What you need to do :: What is the number of lines in the listing below that contain the word "billion"? Give only that number.

Working data ::
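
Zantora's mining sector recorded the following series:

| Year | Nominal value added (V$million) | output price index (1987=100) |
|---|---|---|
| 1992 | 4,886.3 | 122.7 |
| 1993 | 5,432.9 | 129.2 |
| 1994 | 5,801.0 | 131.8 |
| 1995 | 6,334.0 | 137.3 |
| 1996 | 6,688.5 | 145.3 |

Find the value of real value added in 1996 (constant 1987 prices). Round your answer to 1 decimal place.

V$4,603.2 million

Real value added 1996 = 6688.5 / 1.453 = 4603.23.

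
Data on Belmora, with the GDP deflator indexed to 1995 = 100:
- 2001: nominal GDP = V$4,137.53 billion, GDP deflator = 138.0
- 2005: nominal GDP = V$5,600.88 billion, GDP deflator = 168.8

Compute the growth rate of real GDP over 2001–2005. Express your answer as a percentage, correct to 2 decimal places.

10.67%

Deflate each year: 2001 → 4137.53/1.380 = 2998.21; 2005 → 5600.88/1.688 = 3318.06.
So real GDP changed by 3318.06/2998.21 − 1 = 0.1067, i.e. 10.67%.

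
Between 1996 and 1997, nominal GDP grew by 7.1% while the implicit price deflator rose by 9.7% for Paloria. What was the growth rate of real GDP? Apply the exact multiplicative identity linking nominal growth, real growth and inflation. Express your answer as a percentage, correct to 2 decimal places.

-2.37%

(1 + g_nom) = (1 + g_real)(1 + π), so g_real = 1.0710 / 1.0970 − 1 = -0.02370.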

Exercise result :: 2